> [Excerpts from a dataset]:
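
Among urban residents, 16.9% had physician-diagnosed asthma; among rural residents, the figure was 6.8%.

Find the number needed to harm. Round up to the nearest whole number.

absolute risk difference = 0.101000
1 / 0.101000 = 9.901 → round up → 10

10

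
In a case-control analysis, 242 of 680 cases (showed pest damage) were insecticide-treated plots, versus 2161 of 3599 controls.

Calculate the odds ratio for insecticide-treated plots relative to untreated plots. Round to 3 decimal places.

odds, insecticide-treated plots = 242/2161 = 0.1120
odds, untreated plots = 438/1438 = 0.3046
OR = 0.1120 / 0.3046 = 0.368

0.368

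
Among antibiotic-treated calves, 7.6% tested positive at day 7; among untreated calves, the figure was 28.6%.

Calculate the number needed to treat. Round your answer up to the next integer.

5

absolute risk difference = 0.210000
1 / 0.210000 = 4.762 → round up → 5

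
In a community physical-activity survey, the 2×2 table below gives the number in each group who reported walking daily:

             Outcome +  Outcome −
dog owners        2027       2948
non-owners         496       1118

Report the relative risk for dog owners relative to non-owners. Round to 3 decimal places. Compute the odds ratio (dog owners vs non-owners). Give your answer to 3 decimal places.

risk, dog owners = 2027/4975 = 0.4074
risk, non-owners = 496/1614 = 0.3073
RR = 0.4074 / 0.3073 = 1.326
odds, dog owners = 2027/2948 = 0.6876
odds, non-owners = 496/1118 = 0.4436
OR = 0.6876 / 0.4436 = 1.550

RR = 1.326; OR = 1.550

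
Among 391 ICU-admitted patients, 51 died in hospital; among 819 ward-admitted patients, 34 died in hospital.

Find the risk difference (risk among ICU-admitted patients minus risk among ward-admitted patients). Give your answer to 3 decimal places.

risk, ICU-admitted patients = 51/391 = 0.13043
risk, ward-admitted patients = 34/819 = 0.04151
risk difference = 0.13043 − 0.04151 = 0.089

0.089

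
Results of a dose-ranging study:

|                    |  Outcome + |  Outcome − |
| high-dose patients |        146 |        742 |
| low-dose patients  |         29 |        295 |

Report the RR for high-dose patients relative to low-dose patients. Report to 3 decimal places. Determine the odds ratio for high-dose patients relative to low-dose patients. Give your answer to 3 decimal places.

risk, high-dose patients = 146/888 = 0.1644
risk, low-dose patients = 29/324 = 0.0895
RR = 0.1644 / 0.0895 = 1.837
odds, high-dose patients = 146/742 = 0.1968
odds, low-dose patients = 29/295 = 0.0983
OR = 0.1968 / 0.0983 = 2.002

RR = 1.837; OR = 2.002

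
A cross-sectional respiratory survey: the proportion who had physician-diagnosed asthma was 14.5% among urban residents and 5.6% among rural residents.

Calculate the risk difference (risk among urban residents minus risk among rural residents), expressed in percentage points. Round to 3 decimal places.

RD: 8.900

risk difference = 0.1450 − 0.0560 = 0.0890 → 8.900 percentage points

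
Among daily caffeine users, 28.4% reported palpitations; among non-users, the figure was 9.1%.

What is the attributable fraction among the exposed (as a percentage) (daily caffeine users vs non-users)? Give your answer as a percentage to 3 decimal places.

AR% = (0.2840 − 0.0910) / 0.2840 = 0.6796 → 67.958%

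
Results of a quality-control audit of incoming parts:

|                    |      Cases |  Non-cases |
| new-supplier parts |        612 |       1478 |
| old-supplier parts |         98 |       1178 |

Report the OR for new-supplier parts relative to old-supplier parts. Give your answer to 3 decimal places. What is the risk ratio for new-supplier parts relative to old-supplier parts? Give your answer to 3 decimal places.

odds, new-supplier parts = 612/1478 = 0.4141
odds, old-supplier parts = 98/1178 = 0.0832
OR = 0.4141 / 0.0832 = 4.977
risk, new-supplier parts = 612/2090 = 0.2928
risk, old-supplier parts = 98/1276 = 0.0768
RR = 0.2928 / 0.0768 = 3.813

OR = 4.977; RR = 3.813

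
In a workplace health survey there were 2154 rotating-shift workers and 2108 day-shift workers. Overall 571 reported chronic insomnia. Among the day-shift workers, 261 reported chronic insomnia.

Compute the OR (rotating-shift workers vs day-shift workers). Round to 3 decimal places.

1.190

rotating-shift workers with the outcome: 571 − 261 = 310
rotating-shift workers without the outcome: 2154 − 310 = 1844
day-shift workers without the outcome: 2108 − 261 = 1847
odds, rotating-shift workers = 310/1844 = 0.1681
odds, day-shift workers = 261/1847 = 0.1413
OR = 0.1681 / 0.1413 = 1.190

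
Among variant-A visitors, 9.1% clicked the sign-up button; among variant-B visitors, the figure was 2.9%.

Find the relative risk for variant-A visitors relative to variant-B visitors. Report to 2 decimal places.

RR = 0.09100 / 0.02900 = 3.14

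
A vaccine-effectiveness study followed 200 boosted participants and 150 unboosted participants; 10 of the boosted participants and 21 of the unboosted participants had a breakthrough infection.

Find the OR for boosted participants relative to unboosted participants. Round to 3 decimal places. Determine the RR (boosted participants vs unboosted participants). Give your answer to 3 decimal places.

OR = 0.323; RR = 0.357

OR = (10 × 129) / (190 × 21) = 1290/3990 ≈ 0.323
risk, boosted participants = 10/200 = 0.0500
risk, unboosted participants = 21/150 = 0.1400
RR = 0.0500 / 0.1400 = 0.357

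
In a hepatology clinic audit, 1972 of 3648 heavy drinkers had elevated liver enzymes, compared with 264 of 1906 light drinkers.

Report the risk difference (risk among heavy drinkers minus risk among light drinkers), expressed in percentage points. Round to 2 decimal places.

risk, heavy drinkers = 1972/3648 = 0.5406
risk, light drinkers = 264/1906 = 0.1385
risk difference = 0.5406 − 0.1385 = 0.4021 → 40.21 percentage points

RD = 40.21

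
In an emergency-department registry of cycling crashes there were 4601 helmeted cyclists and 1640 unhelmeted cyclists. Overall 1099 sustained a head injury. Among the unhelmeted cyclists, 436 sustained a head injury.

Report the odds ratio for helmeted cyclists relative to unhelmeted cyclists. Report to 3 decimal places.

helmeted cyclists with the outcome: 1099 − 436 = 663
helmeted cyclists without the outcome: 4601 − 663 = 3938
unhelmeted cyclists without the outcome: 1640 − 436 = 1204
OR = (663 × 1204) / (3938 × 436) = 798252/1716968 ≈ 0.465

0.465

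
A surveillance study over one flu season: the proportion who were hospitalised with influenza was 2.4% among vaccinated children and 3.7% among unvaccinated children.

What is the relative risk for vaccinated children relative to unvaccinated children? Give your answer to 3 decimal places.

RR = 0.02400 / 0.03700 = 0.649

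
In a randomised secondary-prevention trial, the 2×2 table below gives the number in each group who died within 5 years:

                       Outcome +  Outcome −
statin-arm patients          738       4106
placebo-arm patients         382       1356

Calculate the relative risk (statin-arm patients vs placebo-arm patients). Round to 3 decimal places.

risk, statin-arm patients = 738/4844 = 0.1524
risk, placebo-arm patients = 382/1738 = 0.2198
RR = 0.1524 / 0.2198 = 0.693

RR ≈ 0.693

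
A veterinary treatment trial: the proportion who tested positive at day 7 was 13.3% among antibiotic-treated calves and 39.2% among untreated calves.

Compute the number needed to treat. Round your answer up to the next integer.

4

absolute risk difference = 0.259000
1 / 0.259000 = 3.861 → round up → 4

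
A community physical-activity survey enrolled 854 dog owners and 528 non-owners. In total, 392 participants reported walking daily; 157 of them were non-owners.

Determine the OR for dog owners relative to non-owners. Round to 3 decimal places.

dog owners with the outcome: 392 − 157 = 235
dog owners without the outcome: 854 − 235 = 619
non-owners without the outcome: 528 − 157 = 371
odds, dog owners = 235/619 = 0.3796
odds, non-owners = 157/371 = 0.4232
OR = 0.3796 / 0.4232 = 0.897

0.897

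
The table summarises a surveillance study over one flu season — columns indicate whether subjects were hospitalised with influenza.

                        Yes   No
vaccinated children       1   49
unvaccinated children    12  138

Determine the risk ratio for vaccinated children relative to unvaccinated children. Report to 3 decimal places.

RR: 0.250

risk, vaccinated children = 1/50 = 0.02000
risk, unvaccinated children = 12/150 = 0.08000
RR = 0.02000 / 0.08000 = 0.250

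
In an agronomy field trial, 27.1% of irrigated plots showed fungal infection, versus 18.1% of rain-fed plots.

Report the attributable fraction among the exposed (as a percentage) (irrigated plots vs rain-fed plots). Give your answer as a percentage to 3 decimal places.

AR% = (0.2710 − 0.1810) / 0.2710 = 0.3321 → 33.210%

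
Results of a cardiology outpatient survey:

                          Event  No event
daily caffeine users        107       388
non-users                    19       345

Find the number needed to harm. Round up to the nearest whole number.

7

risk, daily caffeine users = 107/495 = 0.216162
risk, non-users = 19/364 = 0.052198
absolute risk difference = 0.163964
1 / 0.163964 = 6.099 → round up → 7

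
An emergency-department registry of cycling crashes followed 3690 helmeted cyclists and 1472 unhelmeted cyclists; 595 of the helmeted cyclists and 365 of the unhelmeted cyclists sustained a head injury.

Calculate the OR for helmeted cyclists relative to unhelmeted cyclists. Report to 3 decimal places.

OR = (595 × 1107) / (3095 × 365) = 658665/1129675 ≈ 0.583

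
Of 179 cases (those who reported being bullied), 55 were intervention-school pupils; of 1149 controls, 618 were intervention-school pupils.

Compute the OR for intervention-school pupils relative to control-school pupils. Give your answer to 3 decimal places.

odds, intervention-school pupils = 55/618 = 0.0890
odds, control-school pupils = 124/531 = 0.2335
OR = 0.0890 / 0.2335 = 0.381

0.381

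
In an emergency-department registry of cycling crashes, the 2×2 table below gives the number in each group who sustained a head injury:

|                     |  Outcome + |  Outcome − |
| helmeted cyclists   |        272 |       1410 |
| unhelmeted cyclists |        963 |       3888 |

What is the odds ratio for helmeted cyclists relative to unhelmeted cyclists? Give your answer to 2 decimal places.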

> [About this exercise]:
Check each line of the records for the word "infection" and extract those that contain it.

> [Output]:
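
A vaccine-effectiveness study followed 200 boosted participants and 150 unboosted participants; 10 of the boosted participants and 21 of the unboosted participants had a breakthrough infection.
In an agronomy field trial, 27.1% of irrigated plots showed fungal infection, versus 18.1% of rain-fed plots.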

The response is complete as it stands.